- [PROBLEM]
Would you please copy each line below that includes the string "with"?

[PROVIDED RECORDS]

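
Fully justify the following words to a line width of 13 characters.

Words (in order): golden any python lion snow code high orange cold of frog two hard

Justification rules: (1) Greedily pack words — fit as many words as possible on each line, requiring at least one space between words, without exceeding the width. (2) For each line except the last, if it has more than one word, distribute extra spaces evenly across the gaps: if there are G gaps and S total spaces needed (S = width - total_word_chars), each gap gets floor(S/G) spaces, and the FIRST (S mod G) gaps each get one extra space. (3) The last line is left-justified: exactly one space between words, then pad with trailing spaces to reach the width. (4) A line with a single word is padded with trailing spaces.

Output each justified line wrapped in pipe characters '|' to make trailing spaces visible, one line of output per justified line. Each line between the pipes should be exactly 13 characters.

Line 1: ['golden', 'any'] (min_width=10, slack=3)
Line 2: ['python', 'lion'] (min_width=11, slack=2)
Line 3: ['snow', 'code'] (min_width=9, slack=4)
Line 4: ['high', 'orange'] (min_width=11, slack=2)
Line 5: ['cold', 'of', 'frog'] (min_width=12, slack=1)
Line 6: ['two', 'hard'] (min_width=8, slack=5)

Answer: |golden    any|
|python   lion|
|snow     code|
|high   orange|
|cold  of frog|
|two hard     |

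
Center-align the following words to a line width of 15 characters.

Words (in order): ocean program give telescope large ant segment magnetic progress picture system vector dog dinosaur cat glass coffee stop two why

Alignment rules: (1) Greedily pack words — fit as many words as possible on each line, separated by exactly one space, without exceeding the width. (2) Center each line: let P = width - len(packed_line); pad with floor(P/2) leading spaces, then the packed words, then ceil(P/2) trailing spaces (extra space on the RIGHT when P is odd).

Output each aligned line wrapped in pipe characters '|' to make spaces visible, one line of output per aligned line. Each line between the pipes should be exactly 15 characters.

Answer: | ocean program |
|give telescope |
|   large ant   |
|    segment    |
|   magnetic    |
|   progress    |
|picture system |
|  vector dog   |
| dinosaur cat  |
| glass coffee  |
| stop two why  |

Derivation:
Line 1: ['ocean', 'program'] (min_width=13, slack=2)
Line 2: ['give', 'telescope'] (min_width=14, slack=1)
Line 3: ['large', 'ant'] (min_width=9, slack=6)
Line 4: ['segment'] (min_width=7, slack=8)
Line 5: ['magnetic'] (min_width=8, slack=7)
Line 6: ['progress'] (min_width=8, slack=7)
Line 7: ['picture', 'system'] (min_width=14, slack=1)
Line 8: ['vector', 'dog'] (min_width=10, slack=5)
Line 9: ['dinosaur', 'cat'] (min_width=12, slack=3)
Line 10: ['glass', 'coffee'] (min_width=12, slack=3)
Line 11: ['stop', 'two', 'why'] (min_width=12, slack=3)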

[/PROVIDED RECORDS]

- [EXERCISE ANSWER]
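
Justification rules: (1) Greedily pack words — fit as many words as possible on each line, requiring at least one space between words, without exceeding the width. (2) For each line except the last, if it has more than one word, distribute extra spaces evenly across the gaps: if there are G gaps and S total spaces needed (S = width - total_word_chars), each gap gets floor(S/G) spaces, and the FIRST (S mod G) gaps each get one extra space. (3) The last line is left-justified: exactly one space between words, then pad with trailing spaces to reach the width. (4) A line with a single word is padded with trailing spaces.
Alignment rules: (1) Greedily pack words — fit as many words as possible on each line, separated by exactly one space, without exceeding the width. (2) Center each line: let P = width - len(packed_line); pad with floor(P/2) leading spaces, then the packed words, then ceil(P/2) trailing spaces (extra space on the RIGHT when P is odd).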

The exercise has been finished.